Data records
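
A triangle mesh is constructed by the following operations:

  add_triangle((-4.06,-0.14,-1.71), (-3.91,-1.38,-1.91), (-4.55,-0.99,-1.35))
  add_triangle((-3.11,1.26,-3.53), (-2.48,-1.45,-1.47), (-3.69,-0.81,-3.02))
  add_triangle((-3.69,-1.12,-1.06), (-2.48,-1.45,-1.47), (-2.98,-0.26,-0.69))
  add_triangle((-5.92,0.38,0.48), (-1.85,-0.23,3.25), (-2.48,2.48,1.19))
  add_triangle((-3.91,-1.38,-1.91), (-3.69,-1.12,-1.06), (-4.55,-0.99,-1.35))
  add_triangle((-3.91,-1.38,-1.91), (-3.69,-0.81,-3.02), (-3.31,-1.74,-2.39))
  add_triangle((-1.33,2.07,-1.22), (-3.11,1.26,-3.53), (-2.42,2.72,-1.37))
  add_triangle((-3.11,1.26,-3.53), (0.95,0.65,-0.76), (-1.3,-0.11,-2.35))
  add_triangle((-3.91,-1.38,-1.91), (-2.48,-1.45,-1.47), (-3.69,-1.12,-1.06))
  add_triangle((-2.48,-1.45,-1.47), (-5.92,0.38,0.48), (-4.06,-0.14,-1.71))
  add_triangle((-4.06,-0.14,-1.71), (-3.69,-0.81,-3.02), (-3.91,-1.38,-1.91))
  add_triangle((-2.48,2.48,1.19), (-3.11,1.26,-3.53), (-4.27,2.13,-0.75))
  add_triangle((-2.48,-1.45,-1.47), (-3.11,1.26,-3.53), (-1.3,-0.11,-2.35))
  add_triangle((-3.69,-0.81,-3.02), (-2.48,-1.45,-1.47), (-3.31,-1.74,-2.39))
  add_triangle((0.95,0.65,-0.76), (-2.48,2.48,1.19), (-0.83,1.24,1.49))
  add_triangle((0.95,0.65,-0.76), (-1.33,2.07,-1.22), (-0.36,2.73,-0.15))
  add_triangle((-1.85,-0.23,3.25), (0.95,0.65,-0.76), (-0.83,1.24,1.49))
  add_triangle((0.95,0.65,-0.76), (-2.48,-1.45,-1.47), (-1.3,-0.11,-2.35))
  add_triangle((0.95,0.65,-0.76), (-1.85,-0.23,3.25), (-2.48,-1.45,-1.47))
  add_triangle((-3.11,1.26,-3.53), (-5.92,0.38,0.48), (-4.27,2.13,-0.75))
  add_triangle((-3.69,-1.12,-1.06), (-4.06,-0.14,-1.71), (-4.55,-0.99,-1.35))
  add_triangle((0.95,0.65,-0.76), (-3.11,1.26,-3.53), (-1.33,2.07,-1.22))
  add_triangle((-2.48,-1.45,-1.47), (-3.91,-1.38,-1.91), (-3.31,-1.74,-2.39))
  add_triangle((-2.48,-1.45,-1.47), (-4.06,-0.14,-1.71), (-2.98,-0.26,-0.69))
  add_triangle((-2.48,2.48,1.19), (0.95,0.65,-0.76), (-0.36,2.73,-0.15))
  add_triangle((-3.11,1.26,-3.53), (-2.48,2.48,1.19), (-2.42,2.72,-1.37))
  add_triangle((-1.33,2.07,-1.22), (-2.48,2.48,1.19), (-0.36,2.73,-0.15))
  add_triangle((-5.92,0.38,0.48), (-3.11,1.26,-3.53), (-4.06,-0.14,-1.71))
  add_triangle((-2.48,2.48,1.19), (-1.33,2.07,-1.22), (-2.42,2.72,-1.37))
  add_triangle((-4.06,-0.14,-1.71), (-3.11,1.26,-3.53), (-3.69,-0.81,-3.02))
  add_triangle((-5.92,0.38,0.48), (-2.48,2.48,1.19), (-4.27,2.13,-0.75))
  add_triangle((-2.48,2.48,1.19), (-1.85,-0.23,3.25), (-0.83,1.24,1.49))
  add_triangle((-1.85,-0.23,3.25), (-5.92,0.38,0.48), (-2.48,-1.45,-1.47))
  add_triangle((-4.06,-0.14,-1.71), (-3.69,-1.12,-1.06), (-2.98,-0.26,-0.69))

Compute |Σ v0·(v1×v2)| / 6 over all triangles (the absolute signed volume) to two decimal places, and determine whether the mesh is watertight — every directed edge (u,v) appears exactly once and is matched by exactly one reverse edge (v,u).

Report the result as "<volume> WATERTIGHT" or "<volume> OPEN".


Per-triangle v0·(v1×v2)/6:
  t1: +0.6256
  t2: -0.1203
  t3: -0.2291
  t4: +7.4389
  t5: +0.1943
  t6: +0.7017
  t7: +0.8316
  t8: +1.0757
  t9: +0.2474
  t10: +2.5772
  t11: +1.1135
  t12: +2.3022
  t13: +1.5565
  t14: -0.1712
  t15: +0.7735
  t16: +0.8697
  t17: +0.3712
  t18: +0.2938
  t19: -0.6356
  t20: +5.7789
  t21: -0.1019
  t22: +1.6143
  t23: +0.1932
  t24: -0.5670
  t25: -0.0845
  t26: +2.5583
  t27: +1.7216
  t28: +3.6284
  t29: +0.5438
  t30: +2.3818
  t31: +4.3211
  t32: +1.3389
  t33: +5.4970
  t34: +0.3271
Σ = +48.9673 → |volume| = 48.97

Directed edges: 102 total, each appears once with its reverse present → watertight.

48.97 WATERTIGHT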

▶ **TASK TO CARRY OUT**
Could you reproduce every record exactly as written?

▶ **YOUR RESPONSE**
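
A triangle mesh is constructed by the following operations:

  add_triangle((-4.06,-0.14,-1.71), (-3.91,-1.38,-1.91), (-4.55,-0.99,-1.35))
  add_triangle((-3.11,1.26,-3.53), (-2.48,-1.45,-1.47), (-3.69,-0.81,-3.02))
  add_triangle((-3.69,-1.12,-1.06), (-2.48,-1.45,-1.47), (-2.98,-0.26,-0.69))
  add_triangle((-5.92,0.38,0.48), (-1.85,-0.23,3.25), (-2.48,2.48,1.19))
  add_triangle((-3.91,-1.38,-1.91), (-3.69,-1.12,-1.06), (-4.55,-0.99,-1.35))
  add_triangle((-3.91,-1.38,-1.91), (-3.69,-0.81,-3.02), (-3.31,-1.74,-2.39))
  add_triangle((-1.33,2.07,-1.22), (-3.11,1.26,-3.53), (-2.42,2.72,-1.37))
  add_triangle((-3.11,1.26,-3.53), (0.95,0.65,-0.76), (-1.3,-0.11,-2.35))
  add_triangle((-3.91,-1.38,-1.91), (-2.48,-1.45,-1.47), (-3.69,-1.12,-1.06))
  add_triangle((-2.48,-1.45,-1.47), (-5.92,0.38,0.48), (-4.06,-0.14,-1.71))
  add_triangle((-4.06,-0.14,-1.71), (-3.69,-0.81,-3.02), (-3.91,-1.38,-1.91))
  add_triangle((-2.48,2.48,1.19), (-3.11,1.26,-3.53), (-4.27,2.13,-0.75))
  add_triangle((-2.48,-1.45,-1.47), (-3.11,1.26,-3.53), (-1.3,-0.11,-2.35))
  add_triangle((-3.69,-0.81,-3.02), (-2.48,-1.45,-1.47), (-3.31,-1.74,-2.39))
  add_triangle((0.95,0.65,-0.76), (-2.48,2.48,1.19), (-0.83,1.24,1.49))
  add_triangle((0.95,0.65,-0.76), (-1.33,2.07,-1.22), (-0.36,2.73,-0.15))
  add_triangle((-1.85,-0.23,3.25), (0.95,0.65,-0.76), (-0.83,1.24,1.49))
  add_triangle((0.95,0.65,-0.76), (-2.48,-1.45,-1.47), (-1.3,-0.11,-2.35))
  add_triangle((0.95,0.65,-0.76), (-1.85,-0.23,3.25), (-2.48,-1.45,-1.47))
  add_triangle((-3.11,1.26,-3.53), (-5.92,0.38,0.48), (-4.27,2.13,-0.75))
  add_triangle((-3.69,-1.12,-1.06), (-4.06,-0.14,-1.71), (-4.55,-0.99,-1.35))
  add_triangle((0.95,0.65,-0.76), (-3.11,1.26,-3.53), (-1.33,2.07,-1.22))
  add_triangle((-2.48,-1.45,-1.47), (-3.91,-1.38,-1.91), (-3.31,-1.74,-2.39))
  add_triangle((-2.48,-1.45,-1.47), (-4.06,-0.14,-1.71), (-2.98,-0.26,-0.69))
  add_triangle((-2.48,2.48,1.19), (0.95,0.65,-0.76), (-0.36,2.73,-0.15))
  add_triangle((-3.11,1.26,-3.53), (-2.48,2.48,1.19), (-2.42,2.72,-1.37))
  add_triangle((-1.33,2.07,-1.22), (-2.48,2.48,1.19), (-0.36,2.73,-0.15))
  add_triangle((-5.92,0.38,0.48), (-3.11,1.26,-3.53), (-4.06,-0.14,-1.71))
  add_triangle((-2.48,2.48,1.19), (-1.33,2.07,-1.22), (-2.42,2.72,-1.37))
  add_triangle((-4.06,-0.14,-1.71), (-3.11,1.26,-3.53), (-3.69,-0.81,-3.02))
  add_triangle((-5.92,0.38,0.48), (-2.48,2.48,1.19), (-4.27,2.13,-0.75))
  add_triangle((-2.48,2.48,1.19), (-1.85,-0.23,3.25), (-0.83,1.24,1.49))
  add_triangle((-1.85,-0.23,3.25), (-5.92,0.38,0.48), (-2.48,-1.45,-1.47))
  add_triangle((-4.06,-0.14,-1.71), (-3.69,-1.12,-1.06), (-2.98,-0.26,-0.69))

Compute |Σ v0·(v1×v2)| / 6 over all triangles (the absolute signed volume) to two decimal places, and determine whether the mesh is watertight — every directed edge (u,v) appears exactly once and is matched by exactly one reverse edge (v,u).

Report the result as "<volume> WATERTIGHT" or "<volume> OPEN".


Per-triangle v0·(v1×v2)/6:
  t1: +0.6256
  t2: -0.1203
  t3: -0.2291
  t4: +7.4389
  t5: +0.1943
  t6: +0.7017
  t7: +0.8316
  t8: +1.0757
  t9: +0.2474
  t10: +2.5772
  t11: +1.1135
  t12: +2.3022
  t13: +1.5565
  t14: -0.1712
  t15: +0.7735
  t16: +0.8697
  t17: +0.3712
  t18: +0.2938
  t19: -0.6356
  t20: +5.7789
  t21: -0.1019
  t22: +1.6143
  t23: +0.1932
  t24: -0.5670
  t25: -0.0845
  t26: +2.5583
  t27: +1.7216
  t28: +3.6284
  t29: +0.5438
  t30: +2.3818
  t31: +4.3211
  t32: +1.3389
  t33: +5.4970
  t34: +0.3271
Σ = +48.9673 → |volume| = 48.97

Directed edges: 102 total, each appears once with its reverse present → watertight.

48.97 WATERTIGHT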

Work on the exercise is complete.